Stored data
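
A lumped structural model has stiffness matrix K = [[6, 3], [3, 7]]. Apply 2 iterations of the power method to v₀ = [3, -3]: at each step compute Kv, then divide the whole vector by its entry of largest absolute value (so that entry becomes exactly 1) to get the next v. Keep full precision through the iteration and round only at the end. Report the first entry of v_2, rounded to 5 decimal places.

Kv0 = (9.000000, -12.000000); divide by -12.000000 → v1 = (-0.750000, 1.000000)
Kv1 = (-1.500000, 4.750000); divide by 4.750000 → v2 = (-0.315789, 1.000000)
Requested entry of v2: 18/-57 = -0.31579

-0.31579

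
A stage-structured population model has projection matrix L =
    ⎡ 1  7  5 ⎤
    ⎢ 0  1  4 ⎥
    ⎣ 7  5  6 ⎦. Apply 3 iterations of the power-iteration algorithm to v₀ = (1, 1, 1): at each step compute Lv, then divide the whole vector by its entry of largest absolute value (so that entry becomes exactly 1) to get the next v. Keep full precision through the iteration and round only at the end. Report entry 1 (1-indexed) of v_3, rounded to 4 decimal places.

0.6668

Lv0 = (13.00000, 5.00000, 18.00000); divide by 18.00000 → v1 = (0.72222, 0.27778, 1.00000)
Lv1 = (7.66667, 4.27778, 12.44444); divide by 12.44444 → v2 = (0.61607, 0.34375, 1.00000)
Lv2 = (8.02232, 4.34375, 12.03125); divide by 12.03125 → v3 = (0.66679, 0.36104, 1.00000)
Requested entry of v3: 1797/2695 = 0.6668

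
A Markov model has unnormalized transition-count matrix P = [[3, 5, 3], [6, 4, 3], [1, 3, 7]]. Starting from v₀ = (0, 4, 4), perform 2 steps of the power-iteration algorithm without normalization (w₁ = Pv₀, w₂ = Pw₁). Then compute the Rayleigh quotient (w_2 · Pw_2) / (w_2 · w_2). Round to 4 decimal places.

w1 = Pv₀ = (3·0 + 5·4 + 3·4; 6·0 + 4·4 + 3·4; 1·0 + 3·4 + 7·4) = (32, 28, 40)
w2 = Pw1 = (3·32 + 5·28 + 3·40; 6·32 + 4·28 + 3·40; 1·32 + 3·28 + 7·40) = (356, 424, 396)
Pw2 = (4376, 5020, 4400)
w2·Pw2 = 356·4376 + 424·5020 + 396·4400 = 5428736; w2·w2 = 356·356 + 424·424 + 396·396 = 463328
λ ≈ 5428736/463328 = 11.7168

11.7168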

■ What the exercise asks:
Repeat, word for word, all of the data shown above.

■ Problem solution:
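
A lumped structural model has stiffness matrix K = [[6, 3], [3, 7]]. Apply 2 iterations of the power method to v₀ = [3, -3]: at each step compute Kv, then divide the whole vector by its entry of largest absolute value (so that entry becomes exactly 1) to get the next v. Keep full precision through the iteration and round only at the end. Report the first entry of v_2, rounded to 5 decimal places.

Kv0 = (9.000000, -12.000000); divide by -12.000000 → v1 = (-0.750000, 1.000000)
Kv1 = (-1.500000, 4.750000); divide by 4.750000 → v2 = (-0.315789, 1.000000)
Requested entry of v2: 18/-57 = -0.31579

-0.31579

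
A stage-structured population model has projection matrix L =
    ⎡ 1  7  5 ⎤
    ⎢ 0  1  4 ⎥
    ⎣ 7  5  6 ⎦. Apply 3 iterations of the power-iteration algorithm to v₀ = (1, 1, 1): at each step compute Lv, then divide the whole vector by its entry of largest absolute value (so that entry becomes exactly 1) to get the next v. Keep full precision through the iteration and round only at the end. Report entry 1 (1-indexed) of v_3, rounded to 4 decimal places.

0.6668

Lv0 = (13.00000, 5.00000, 18.00000); divide by 18.00000 → v1 = (0.72222, 0.27778, 1.00000)
Lv1 = (7.66667, 4.27778, 12.44444); divide by 12.44444 → v2 = (0.61607, 0.34375, 1.00000)
Lv2 = (8.02232, 4.34375, 12.03125); divide by 12.03125 → v3 = (0.66679, 0.36104, 1.00000)
Requested entry of v3: 1797/2695 = 0.6668

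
A Markov model has unnormalized transition-count matrix P = [[3, 5, 3], [6, 4, 3], [1, 3, 7]]. Starting from v₀ = (0, 4, 4), perform 2 steps of the power-iteration algorithm without normalization (w₁ = Pv₀, w₂ = Pw₁). Then compute the Rayleigh quotient (w_2 · Pw_2) / (w_2 · w_2). Round to 4 decimal places.

w1 = Pv₀ = (3·0 + 5·4 + 3·4; 6·0 + 4·4 + 3·4; 1·0 + 3·4 + 7·4) = (32, 28, 40)
w2 = Pw1 = (3·32 + 5·28 + 3·40; 6·32 + 4·28 + 3·40; 1·32 + 3·28 + 7·40) = (356, 424, 396)
Pw2 = (4376, 5020, 4400)
w2·Pw2 = 356·4376 + 424·5020 + 396·4400 = 5428736; w2·w2 = 356·356 + 424·424 + 396·396 = 463328
λ ≈ 5428736/463328 = 11.7168

11.7168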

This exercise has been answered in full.